* [Work instruction]:
Copy out exactly the stretch of the listing below that begins at the line containing "If every patient" and ends at the line containing "A clinical study compared Drug U", and copy nothing outside it.
════
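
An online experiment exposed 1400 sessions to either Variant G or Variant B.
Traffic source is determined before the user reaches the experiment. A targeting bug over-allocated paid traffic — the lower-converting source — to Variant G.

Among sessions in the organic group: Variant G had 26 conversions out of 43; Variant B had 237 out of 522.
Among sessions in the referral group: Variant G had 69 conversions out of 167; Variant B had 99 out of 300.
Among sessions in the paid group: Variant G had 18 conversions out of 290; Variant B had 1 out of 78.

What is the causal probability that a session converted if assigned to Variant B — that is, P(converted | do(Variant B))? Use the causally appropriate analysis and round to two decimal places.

0.30

Traffic source differs across variants for reasons unrelated to any effect of the variant itself, and it separately predicts the outcome — a classic confounder. We must compare within traffic source levels.
Standardising Variant B to the population traffic source mix: 0.404·237/522 + 0.334·99/300 + 0.263·1/78 = 0.297.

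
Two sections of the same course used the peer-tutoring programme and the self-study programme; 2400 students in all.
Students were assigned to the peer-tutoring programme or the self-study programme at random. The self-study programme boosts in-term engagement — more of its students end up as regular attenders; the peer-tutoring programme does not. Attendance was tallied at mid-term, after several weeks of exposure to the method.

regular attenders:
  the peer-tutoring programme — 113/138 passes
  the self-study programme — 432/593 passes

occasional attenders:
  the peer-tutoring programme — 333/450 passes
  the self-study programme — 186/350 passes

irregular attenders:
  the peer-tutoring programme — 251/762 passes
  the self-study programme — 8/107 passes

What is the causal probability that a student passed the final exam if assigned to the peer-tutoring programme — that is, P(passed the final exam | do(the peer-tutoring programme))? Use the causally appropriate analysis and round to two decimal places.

Mid-term attendance here is a post-treatment variable shaped by the teaching method; conditioning on it would introduce bias rather than remove it. The overall comparison is the causal one.
So P(outcome | do(the peer-tutoring programme)) is just the pooled rate for the peer-tutoring programme: 697/1350 = 0.516.

0.52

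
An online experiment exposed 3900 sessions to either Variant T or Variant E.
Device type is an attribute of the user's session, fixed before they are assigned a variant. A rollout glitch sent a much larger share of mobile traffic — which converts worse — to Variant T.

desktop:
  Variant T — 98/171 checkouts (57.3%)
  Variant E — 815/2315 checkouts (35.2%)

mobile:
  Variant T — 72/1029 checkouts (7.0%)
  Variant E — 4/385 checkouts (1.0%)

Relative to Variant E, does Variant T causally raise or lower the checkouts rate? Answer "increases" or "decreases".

increases

Device type differs across variants for reasons unrelated to any effect of the variant itself, and it separately predicts the outcome — a classic confounder. We must compare within device type levels.
Within each level — desktop: 57.3% vs 35.2%; mobile: 7.0% vs 1.0% — Variant T is higher every time.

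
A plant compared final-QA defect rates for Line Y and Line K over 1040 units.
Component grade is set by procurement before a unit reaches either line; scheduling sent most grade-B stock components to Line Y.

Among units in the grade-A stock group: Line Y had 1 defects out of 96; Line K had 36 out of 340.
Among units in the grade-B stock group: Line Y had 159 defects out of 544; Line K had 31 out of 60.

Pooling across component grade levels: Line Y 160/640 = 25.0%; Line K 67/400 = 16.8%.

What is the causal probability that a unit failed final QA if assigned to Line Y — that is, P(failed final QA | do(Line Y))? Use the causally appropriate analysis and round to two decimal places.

0.17

Component grade differs across lines for reasons unrelated to any effect of the line itself, and it separately predicts the outcome — a classic confounder. We must compare within component grade levels.
Standardising Line Y to the population component grade mix: 0.419·1/96 + 0.581·159/544 = 0.174.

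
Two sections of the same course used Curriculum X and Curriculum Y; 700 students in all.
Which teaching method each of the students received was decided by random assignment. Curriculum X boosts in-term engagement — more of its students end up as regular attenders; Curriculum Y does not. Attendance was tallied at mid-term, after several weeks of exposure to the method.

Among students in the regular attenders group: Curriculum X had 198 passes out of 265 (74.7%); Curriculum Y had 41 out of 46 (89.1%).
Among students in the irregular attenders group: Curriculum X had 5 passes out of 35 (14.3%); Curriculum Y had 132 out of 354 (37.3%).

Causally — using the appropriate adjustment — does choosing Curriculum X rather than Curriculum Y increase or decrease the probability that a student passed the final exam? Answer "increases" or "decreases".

The mid-term attendance-specific comparison favours Curriculum Y throughout, but the pooled figures favour Curriculum X. The question is whether to condition on mid-term attendance.
The distribution of mid-term attendance is itself part of what the teaching method does — it is an intermediate outcome. Holding it fixed would remove that part of the effect; the total effect is the pooled difference.
Pooled: Curriculum X 67.7% vs Curriculum Y 43.2%; Curriculum X is higher overall.

increases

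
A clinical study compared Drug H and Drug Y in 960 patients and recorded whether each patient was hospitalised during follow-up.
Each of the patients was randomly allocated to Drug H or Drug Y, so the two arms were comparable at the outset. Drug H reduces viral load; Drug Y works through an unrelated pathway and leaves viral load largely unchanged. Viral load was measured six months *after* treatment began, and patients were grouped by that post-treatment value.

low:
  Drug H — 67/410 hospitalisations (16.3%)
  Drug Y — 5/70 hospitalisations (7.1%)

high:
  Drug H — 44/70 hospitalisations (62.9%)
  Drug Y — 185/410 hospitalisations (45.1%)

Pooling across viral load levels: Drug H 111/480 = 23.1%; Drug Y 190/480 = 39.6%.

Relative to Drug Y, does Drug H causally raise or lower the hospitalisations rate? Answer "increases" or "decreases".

The stratified and pooled comparisons disagree (Drug Y wins within each viral load; Drug H wins overall), so the answer turns on the causal role of viral load.
Because the drug influences viral load, viral load is a post-treatment mediator, not a confounder. Stratifying on it would bias the estimate; the causal effect is the crude pooled difference.
Pooled: Drug H 23.1% vs Drug Y 39.6%; Drug H is lower overall.

decreases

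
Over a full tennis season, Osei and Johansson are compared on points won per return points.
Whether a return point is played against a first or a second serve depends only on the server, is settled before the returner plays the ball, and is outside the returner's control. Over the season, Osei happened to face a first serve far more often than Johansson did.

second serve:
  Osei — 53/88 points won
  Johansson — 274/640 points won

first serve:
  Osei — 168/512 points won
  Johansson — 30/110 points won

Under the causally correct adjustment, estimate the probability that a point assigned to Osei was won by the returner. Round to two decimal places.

0.48

The stratified and pooled comparisons disagree (Osei wins within each serve type; Johansson wins overall), so the answer turns on the causal role of serve type.
Serve type satisfies the back-door criterion: it is not a descendant of the player, and it blocks the spurious path from player to outcome. Adjusting for it (i.e., using the within-serve type rates) gives the causal effect.
Standardising Osei to the population serve type mix: 0.539·53/88 + 0.461·168/512 = 0.476.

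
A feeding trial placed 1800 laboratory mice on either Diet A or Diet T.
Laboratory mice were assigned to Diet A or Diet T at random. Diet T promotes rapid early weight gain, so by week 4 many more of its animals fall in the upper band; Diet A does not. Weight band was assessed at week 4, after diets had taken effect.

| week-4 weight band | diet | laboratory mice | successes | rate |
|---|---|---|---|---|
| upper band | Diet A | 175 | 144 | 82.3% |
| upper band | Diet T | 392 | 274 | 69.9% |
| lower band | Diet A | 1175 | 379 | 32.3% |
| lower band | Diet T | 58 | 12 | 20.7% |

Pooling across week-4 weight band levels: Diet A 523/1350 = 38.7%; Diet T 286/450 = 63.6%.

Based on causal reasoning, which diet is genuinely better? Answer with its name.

Diet T

Within every week-4 weight band level Diet A has the higher rate, yet pooled Diet T does — Simpson's reversal.
Week-4 weight band is downstream of the diet. One should not condition on a consequence of treatment, so the overall rates are the right comparison.
Pooled: Diet A 38.7% vs Diet T 63.6%; Diet T is higher overall.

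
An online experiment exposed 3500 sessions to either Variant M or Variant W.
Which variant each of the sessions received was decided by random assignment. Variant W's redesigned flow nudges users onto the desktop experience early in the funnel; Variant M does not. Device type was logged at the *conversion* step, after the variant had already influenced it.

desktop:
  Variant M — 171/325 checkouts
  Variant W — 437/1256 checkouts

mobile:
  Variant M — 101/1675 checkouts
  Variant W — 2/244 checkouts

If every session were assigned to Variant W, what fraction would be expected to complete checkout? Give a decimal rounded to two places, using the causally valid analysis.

Variant M is higher inside every device type stratum but Variant W is higher in aggregate. Whether to stratify depends on how device type relates to the variant.
Stratifying would compare variants among sessions the variants themselves sorted into device type groups — a form of selection on an intermediate. The unconditioned pooled rates give the total causal effect.
So P(outcome | do(Variant W)) is just the pooled rate for Variant W: 439/1500 = 0.293.

0.29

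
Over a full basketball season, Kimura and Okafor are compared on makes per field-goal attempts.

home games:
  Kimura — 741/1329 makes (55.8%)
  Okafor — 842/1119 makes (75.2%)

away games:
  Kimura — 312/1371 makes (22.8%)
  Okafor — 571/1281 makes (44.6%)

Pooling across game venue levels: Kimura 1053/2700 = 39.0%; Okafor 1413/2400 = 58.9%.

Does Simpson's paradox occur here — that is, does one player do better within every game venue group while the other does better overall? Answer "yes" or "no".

Within each game venue level (home games 55.8% vs 75.2%; away games 22.8% vs 44.6%), Okafor has the higher rate every time. Pooled: 39.0% vs 58.9% — Okafor has the higher rate overall. They agree.

no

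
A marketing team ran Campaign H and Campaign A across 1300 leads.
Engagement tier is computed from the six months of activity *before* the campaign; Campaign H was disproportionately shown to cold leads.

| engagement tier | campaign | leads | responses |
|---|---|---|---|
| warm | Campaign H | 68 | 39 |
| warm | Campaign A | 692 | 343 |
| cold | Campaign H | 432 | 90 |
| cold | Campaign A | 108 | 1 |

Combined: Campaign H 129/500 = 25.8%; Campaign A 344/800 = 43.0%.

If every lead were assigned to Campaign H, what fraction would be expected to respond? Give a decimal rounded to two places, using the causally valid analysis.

0.42

Campaign H is higher inside every engagement tier stratum but Campaign A is higher in aggregate. Whether to stratify depends on how engagement tier relates to the campaign.
The imbalance in engagement tier arose from how leads were allocated, not from anything the campaign did; and engagement tier independently affects the outcome. The pooled gap is confounded — condition on engagement tier.
Standardising Campaign H to the population engagement tier mix: 0.585·39/68 + 0.415·90/432 = 0.422.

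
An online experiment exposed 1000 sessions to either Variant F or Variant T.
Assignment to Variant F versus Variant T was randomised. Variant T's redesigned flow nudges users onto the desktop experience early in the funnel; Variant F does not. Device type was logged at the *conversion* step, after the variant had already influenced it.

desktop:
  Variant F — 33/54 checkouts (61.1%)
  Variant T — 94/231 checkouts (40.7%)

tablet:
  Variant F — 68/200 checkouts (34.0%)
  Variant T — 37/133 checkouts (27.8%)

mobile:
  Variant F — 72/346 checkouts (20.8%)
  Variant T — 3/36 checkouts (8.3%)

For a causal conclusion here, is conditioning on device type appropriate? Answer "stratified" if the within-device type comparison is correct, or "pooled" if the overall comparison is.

The distribution of device type is itself part of what the variant does — it is an intermediate outcome. Holding it fixed would remove that part of the effect; the total effect is the pooled difference.
Pooled: Variant F 28.8% vs Variant T 33.5%; Variant T is higher overall.

pooled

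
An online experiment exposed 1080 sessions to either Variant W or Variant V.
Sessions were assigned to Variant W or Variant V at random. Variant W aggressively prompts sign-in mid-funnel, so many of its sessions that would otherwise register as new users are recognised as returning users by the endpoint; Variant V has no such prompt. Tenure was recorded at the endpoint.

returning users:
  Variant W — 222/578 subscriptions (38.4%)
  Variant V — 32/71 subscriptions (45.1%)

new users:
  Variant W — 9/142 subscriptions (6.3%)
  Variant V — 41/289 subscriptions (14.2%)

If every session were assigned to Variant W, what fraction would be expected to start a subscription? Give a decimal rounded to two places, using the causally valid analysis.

0.32

Within every user tenure level Variant V has the higher rate, yet pooled Variant W does — Simpson's reversal.
User tenure here is a post-treatment variable shaped by the variant; conditioning on it would introduce bias rather than remove it. The overall comparison is the causal one.
So P(outcome | do(Variant W)) is just the pooled rate for Variant W: 231/720 = 0.321.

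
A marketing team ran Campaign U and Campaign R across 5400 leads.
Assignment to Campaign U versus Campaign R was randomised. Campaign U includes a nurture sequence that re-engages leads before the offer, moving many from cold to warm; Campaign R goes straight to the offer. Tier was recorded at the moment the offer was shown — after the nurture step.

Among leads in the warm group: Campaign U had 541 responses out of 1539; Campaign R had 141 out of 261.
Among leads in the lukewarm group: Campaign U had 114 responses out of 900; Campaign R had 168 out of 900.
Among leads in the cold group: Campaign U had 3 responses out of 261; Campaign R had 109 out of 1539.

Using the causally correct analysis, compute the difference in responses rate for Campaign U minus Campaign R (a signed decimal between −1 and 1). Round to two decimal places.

The engagement tier-specific comparison favours Campaign R throughout, but the pooled figures favour Campaign U. The question is whether to condition on engagement tier.
The distribution of engagement tier is itself part of what the campaign does — it is an intermediate outcome. Holding it fixed would remove that part of the effect; the total effect is the pooled difference.
The causal difference is the pooled difference: 0.244 − 0.155 = +0.089.

+0.09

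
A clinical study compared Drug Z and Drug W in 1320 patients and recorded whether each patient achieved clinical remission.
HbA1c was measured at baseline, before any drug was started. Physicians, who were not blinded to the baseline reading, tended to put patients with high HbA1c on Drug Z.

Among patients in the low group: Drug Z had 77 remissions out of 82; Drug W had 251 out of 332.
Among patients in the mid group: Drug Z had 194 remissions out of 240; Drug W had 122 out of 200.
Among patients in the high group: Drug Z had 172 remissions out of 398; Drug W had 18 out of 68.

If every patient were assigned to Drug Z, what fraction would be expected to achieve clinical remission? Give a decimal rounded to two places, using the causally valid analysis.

0.72

Drug Z is higher inside every HbA1c stratum but Drug W is higher in aggregate. Whether to stratify depends on how HbA1c relates to the drug.
HbA1c satisfies the back-door criterion: it is not a descendant of the drug, and it blocks the spurious path from drug to outcome. Adjusting for it (i.e., using the within-HbA1c rates) gives the causal effect.
Standardising Drug Z to the population HbA1c mix: 0.314·77/82 + 0.333·194/240 + 0.353·172/398 = 0.717.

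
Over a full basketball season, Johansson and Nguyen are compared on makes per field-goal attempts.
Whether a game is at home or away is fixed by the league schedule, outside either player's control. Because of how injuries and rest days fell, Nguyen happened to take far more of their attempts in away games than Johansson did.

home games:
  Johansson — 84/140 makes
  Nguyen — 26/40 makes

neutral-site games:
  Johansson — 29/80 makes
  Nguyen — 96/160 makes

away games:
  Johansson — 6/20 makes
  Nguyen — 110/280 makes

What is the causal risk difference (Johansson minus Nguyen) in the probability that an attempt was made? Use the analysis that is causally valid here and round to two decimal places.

-0.13

Here game venue is a common cause — it drives both which player a case falls under and the outcome. The crude comparison mixes populations; the stratum-specific rates are the causally relevant ones.
Adjusting over the population distribution of game venue: 0.250·(0.600−0.650) + 0.333·(0.362−0.600) + 0.417·(0.300−0.393) = -0.130.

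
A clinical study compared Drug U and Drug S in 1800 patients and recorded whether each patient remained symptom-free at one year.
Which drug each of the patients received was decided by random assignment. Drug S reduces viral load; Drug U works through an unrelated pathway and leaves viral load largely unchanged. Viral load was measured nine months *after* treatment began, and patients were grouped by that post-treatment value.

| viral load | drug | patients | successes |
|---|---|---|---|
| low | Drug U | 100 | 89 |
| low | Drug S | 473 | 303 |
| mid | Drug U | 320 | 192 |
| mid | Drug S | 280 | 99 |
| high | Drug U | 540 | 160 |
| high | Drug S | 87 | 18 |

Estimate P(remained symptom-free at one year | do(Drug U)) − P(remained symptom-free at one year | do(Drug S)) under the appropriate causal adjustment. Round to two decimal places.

The viral load-specific comparison favours Drug U throughout, but the pooled figures favour Drug S. The question is whether to condition on viral load.
The distribution of viral load is itself part of what the drug does — it is an intermediate outcome. Holding it fixed would remove that part of the effect; the total effect is the pooled difference.
The causal difference is the pooled difference: 0.459 − 0.500 = -0.041.

-0.04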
════
* [Answer below]:
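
If every patient were assigned to Drug Z, what fraction would be expected to achieve clinical remission? Give a decimal rounded to two places, using the causally valid analysis.

0.72

Drug Z is higher inside every HbA1c stratum but Drug W is higher in aggregate. Whether to stratify depends on how HbA1c relates to the drug.
HbA1c satisfies the back-door criterion: it is not a descendant of the drug, and it blocks the spurious path from drug to outcome. Adjusting for it (i.e., using the within-HbA1c rates) gives the causal effect.
Standardising Drug Z to the population HbA1c mix: 0.314·77/82 + 0.333·194/240 + 0.353·172/398 = 0.717.

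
Over a full basketball season, Johansson and Nguyen are compared on makes per field-goal attempts.
Whether a game is at home or away is fixed by the league schedule, outside either player's control. Because of how injuries and rest days fell, Nguyen happened to take far more of their attempts in away games than Johansson did.

home games:
  Johansson — 84/140 makes
  Nguyen — 26/40 makes

neutral-site games:
  Johansson — 29/80 makes
  Nguyen — 96/160 makes

away games:
  Johansson — 6/20 makes
  Nguyen — 110/280 makes

What is the causal risk difference (Johansson minus Nguyen) in the probability that an attempt was made? Use the analysis that is causally valid here and round to two decimal places.

-0.13

Here game venue is a common cause — it drives both which player a case falls under and the outcome. The crude comparison mixes populations; the stratum-specific rates are the causally relevant ones.
Adjusting over the population distribution of game venue: 0.250·(0.600−0.650) + 0.333·(0.362−0.600) + 0.417·(0.300−0.393) = -0.130.

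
A clinical study compared Drug U and Drug S in 1800 patients and recorded whether each patient remained symptom-free at one year.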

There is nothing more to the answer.